Directions for this task ▸ Once you have read the records below, print them again exactly as they stand.

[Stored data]
Segment Open

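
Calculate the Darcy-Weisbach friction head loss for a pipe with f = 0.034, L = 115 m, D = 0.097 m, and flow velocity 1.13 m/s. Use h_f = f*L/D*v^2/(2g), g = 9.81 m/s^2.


v^2 = 1.13^2 = 1.2769 m^2/s^2
L/D = 115/0.097 = 1185.567
h_f = f*(L/D)*v^2/(2g) = 0.034 * 1185.567 * 1.2769 / 19.62 = 2.62339 m

2.62339 m


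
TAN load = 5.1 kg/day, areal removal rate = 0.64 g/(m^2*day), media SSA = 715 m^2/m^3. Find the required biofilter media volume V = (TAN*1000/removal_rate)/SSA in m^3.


A = 5.1*1000 / 0.64 = 7968.75 m^2
V = 7968.75 / 715 = 11.1451

11.1451 m^3


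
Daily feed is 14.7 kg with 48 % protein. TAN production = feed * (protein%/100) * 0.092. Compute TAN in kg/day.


Protein in feed = 14.7 * 48/100 = 7.056 kg/day
TAN = protein * 0.092 = 7.056 * 0.092 = 0.649152 kg/day

0.649152 kg/day


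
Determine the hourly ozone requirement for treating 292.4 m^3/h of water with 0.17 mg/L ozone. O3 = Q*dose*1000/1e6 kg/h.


O3 demand (mg/h) = Q * dose * 1000 = 292.4 * 0.17 * 1000 = 49708 mg/h
Convert mg to kg: 49708 / 1e6 = 0.049708 kg/h

0.049708 kg/h


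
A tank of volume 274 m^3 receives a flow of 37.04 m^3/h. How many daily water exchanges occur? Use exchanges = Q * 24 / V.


Daily flow volume = 37.04 m^3/h * 24 h = 888.96 m^3/day
Exchanges = daily flow / tank volume = 888.96 / 274 = 3.24438 exchanges/day

3.24438 exchanges/day


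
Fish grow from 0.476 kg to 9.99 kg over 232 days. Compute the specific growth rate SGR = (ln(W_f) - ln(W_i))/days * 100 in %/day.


ln(W_f) = ln(9.99) = 2.3015846
ln(W_i) = ln(0.476) = -0.74233742
ln(W_f) - ln(W_i) = 2.3015846 - -0.74233742 = 3.043922
SGR = 3.043922 / 232 * 100 = 1.31204 %/day

1.31204 %/day


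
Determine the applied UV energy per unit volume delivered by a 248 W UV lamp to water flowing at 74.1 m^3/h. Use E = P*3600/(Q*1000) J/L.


Energy delivered per hour = 248 W * 3600 s = 892800 J/h
Volume treated per hour = 74.1 m^3/h * 1000 = 74100 L/h
dose = 892800 / 74100 = 12.0486 J/L

12.0486 J/L


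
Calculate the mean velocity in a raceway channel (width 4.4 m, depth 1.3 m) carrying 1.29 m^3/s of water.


Cross-sectional area = W * d = 4.4 * 1.3 = 5.72 m^2
Velocity = Q / A = 1.29 / 5.72 = 0.225524 m/s

0.225524 m/s


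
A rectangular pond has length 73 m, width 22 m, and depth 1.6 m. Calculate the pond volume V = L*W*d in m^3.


Base area = L * W = 73 * 22 = 1606 m^2
Volume = area * depth = 1606 * 1.6 = 2569.6 m^3

2569.6 m^3


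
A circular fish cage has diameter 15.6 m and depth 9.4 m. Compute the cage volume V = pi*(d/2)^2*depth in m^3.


r = d/2 = 15.6/2 = 7.8 m
Base area = pi*r^2 = pi*7.8^2 = 191.1345 m^2
Volume = 191.1345 * 9.4 = 1796.66 m^3

1796.66 m^3


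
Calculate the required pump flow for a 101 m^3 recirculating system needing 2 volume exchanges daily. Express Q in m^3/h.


Daily recirculation volume = 101 m^3 * 2 = 202 m^3/day
Flow rate Q = daily volume / 24 h = 202 / 24 = 8.41667 m^3/h

8.41667 m^3/h


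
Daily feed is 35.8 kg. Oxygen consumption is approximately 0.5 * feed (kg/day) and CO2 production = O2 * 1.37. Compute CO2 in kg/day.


O2 = 35.8 * 0.5 = 17.9
CO2 = 17.9 * 1.37 = 24.523

24.523 kg/day


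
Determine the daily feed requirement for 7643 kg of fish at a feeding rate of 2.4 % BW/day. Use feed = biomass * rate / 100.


Feeding rate fraction = 2.4% / 100 = 0.024
Daily feed = 7643 kg * 0.024 = 183.432 kg/day

183.432 kg/day


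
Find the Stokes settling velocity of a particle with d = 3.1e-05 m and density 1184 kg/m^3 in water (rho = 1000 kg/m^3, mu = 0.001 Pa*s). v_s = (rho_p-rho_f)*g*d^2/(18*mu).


Density difference: rho_p - rho_f = 1184 - 1000 = 184 kg/m^3
d^2 = (3.1e-05)^2 = 9.61e-10 m^2
Numerator = (rho_p - rho_f) * g * d^2 = 184 * 9.81 * 9.61e-10 = 1.7346434e-06
Denominator = 18 * mu = 18 * 0.001 = 0.018
v_s = 1.7346434e-06 / 0.018 = 9.63691e-05 m/s
Check: Re = rho_f * v_s * d / mu = 1000 * 9.63691e-05 * 3.1e-05 / 0.001 = 0.00299 < 1, so Stokes' law applies.

9.63691e-05 m/s


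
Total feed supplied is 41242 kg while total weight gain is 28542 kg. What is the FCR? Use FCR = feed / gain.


FCR = feed consumed / weight gained
FCR = 41242 kg / 28542 kg = 1.44496

1.44496


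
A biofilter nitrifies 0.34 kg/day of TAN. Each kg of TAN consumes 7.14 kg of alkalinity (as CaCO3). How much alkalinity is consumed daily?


Alkalinity factor: 7.14 kg CaCO3 consumed per kg TAN nitrified
alk = 0.34 kg TAN * 7.14 = 2.4276 kg CaCO3/day

2.4276 kg CaCO3/day


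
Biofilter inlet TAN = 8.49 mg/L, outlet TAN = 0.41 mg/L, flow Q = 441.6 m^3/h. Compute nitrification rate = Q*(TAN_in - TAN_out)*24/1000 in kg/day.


Concentration drop: TAN_in - TAN_out = 8.49 - 0.41 = 8.08 mg/L
Hourly TAN removed = Q * dTAN = 441.6 m^3/h * 8.08 mg/L = 3568.128 g/h  (m^3/h * mg/L = g/h)
Daily TAN removed = 3568.128 * 24 = 85635.072 g/day
Convert to kg/day: 85635.072 / 1000 = 85.635072 kg/day

85.635072 kg/day


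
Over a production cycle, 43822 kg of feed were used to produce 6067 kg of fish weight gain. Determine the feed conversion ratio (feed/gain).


FCR = feed consumed / weight gained
FCR = 43822 kg / 6067 kg = 7.22301

7.22301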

Segment Closed

Response to the task ▸
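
Calculate the Darcy-Weisbach friction head loss for a pipe with f = 0.034, L = 115 m, D = 0.097 m, and flow velocity 1.13 m/s. Use h_f = f*L/D*v^2/(2g), g = 9.81 m/s^2.


v^2 = 1.13^2 = 1.2769 m^2/s^2
L/D = 115/0.097 = 1185.567
h_f = f*(L/D)*v^2/(2g) = 0.034 * 1185.567 * 1.2769 / 19.62 = 2.62339 m

2.62339 m


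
TAN load = 5.1 kg/day, areal removal rate = 0.64 g/(m^2*day), media SSA = 715 m^2/m^3. Find the required biofilter media volume V = (TAN*1000/removal_rate)/SSA in m^3.


A = 5.1*1000 / 0.64 = 7968.75 m^2
V = 7968.75 / 715 = 11.1451

11.1451 m^3


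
Daily feed is 14.7 kg with 48 % protein. TAN production = feed * (protein%/100) * 0.092. Compute TAN in kg/day.


Protein in feed = 14.7 * 48/100 = 7.056 kg/day
TAN = protein * 0.092 = 7.056 * 0.092 = 0.649152 kg/day

0.649152 kg/day


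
Determine the hourly ozone requirement for treating 292.4 m^3/h of water with 0.17 mg/L ozone. O3 = Q*dose*1000/1e6 kg/h.


O3 demand (mg/h) = Q * dose * 1000 = 292.4 * 0.17 * 1000 = 49708 mg/h
Convert mg to kg: 49708 / 1e6 = 0.049708 kg/h

0.049708 kg/h


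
A tank of volume 274 m^3 receives a flow of 37.04 m^3/h. How many daily water exchanges occur? Use exchanges = Q * 24 / V.


Daily flow volume = 37.04 m^3/h * 24 h = 888.96 m^3/day
Exchanges = daily flow / tank volume = 888.96 / 274 = 3.24438 exchanges/day

3.24438 exchanges/day


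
Fish grow from 0.476 kg to 9.99 kg over 232 days. Compute the specific growth rate SGR = (ln(W_f) - ln(W_i))/days * 100 in %/day.


ln(W_f) = ln(9.99) = 2.3015846
ln(W_i) = ln(0.476) = -0.74233742
ln(W_f) - ln(W_i) = 2.3015846 - -0.74233742 = 3.043922
SGR = 3.043922 / 232 * 100 = 1.31204 %/day

1.31204 %/day


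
Determine the applied UV energy per unit volume delivered by a 248 W UV lamp to water flowing at 74.1 m^3/h. Use E = P*3600/(Q*1000) J/L.


Energy delivered per hour = 248 W * 3600 s = 892800 J/h
Volume treated per hour = 74.1 m^3/h * 1000 = 74100 L/h
dose = 892800 / 74100 = 12.0486 J/L

12.0486 J/L


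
Calculate the mean velocity in a raceway channel (width 4.4 m, depth 1.3 m) carrying 1.29 m^3/s of water.


Cross-sectional area = W * d = 4.4 * 1.3 = 5.72 m^2
Velocity = Q / A = 1.29 / 5.72 = 0.225524 m/s

0.225524 m/s


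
A rectangular pond has length 73 m, width 22 m, and depth 1.6 m. Calculate the pond volume V = L*W*d in m^3.


Base area = L * W = 73 * 22 = 1606 m^2
Volume = area * depth = 1606 * 1.6 = 2569.6 m^3

2569.6 m^3


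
A circular fish cage has diameter 15.6 m and depth 9.4 m. Compute the cage volume V = pi*(d/2)^2*depth in m^3.


r = d/2 = 15.6/2 = 7.8 m
Base area = pi*r^2 = pi*7.8^2 = 191.1345 m^2
Volume = 191.1345 * 9.4 = 1796.66 m^3

1796.66 m^3


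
Calculate the required pump flow for a 101 m^3 recirculating system needing 2 volume exchanges daily. Express Q in m^3/h.


Daily recirculation volume = 101 m^3 * 2 = 202 m^3/day
Flow rate Q = daily volume / 24 h = 202 / 24 = 8.41667 m^3/h

8.41667 m^3/h


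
Daily feed is 35.8 kg. Oxygen consumption is approximately 0.5 * feed (kg/day) and CO2 production = O2 * 1.37. Compute CO2 in kg/day.


O2 = 35.8 * 0.5 = 17.9
CO2 = 17.9 * 1.37 = 24.523

24.523 kg/day


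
Determine the daily feed requirement for 7643 kg of fish at a feeding rate of 2.4 % BW/day. Use feed = biomass * rate / 100.


Feeding rate fraction = 2.4% / 100 = 0.024
Daily feed = 7643 kg * 0.024 = 183.432 kg/day

183.432 kg/day


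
Find the Stokes settling velocity of a particle with d = 3.1e-05 m and density 1184 kg/m^3 in water (rho = 1000 kg/m^3, mu = 0.001 Pa*s). v_s = (rho_p-rho_f)*g*d^2/(18*mu).


Density difference: rho_p - rho_f = 1184 - 1000 = 184 kg/m^3
d^2 = (3.1e-05)^2 = 9.61e-10 m^2
Numerator = (rho_p - rho_f) * g * d^2 = 184 * 9.81 * 9.61e-10 = 1.7346434e-06
Denominator = 18 * mu = 18 * 0.001 = 0.018
v_s = 1.7346434e-06 / 0.018 = 9.63691e-05 m/s
Check: Re = rho_f * v_s * d / mu = 1000 * 9.63691e-05 * 3.1e-05 / 0.001 = 0.00299 < 1, so Stokes' law applies.

9.63691e-05 m/s


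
Total feed supplied is 41242 kg while total weight gain is 28542 kg. What is the FCR? Use FCR = feed / gain.


FCR = feed consumed / weight gained
FCR = 41242 kg / 28542 kg = 1.44496

1.44496


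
A biofilter nitrifies 0.34 kg/day of TAN. Each kg of TAN consumes 7.14 kg of alkalinity (as CaCO3). How much alkalinity is consumed daily?


Alkalinity factor: 7.14 kg CaCO3 consumed per kg TAN nitrified
alk = 0.34 kg TAN * 7.14 = 2.4276 kg CaCO3/day

2.4276 kg CaCO3/day


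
Biofilter inlet TAN = 8.49 mg/L, outlet TAN = 0.41 mg/L, flow Q = 441.6 m^3/h. Compute nitrification rate = Q*(TAN_in - TAN_out)*24/1000 in kg/day.


Concentration drop: TAN_in - TAN_out = 8.49 - 0.41 = 8.08 mg/L
Hourly TAN removed = Q * dTAN = 441.6 m^3/h * 8.08 mg/L = 3568.128 g/h  (m^3/h * mg/L = g/h)
Daily TAN removed = 3568.128 * 24 = 85635.072 g/day
Convert to kg/day: 85635.072 / 1000 = 85.635072 kg/day

85.635072 kg/day


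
Over a production cycle, 43822 kg of feed were used to produce 6067 kg of fish weight gain. Determine the feed conversion ratio (feed/gain).


FCR = feed consumed / weight gained
FCR = 43822 kg / 6067 kg = 7.22301

7.22301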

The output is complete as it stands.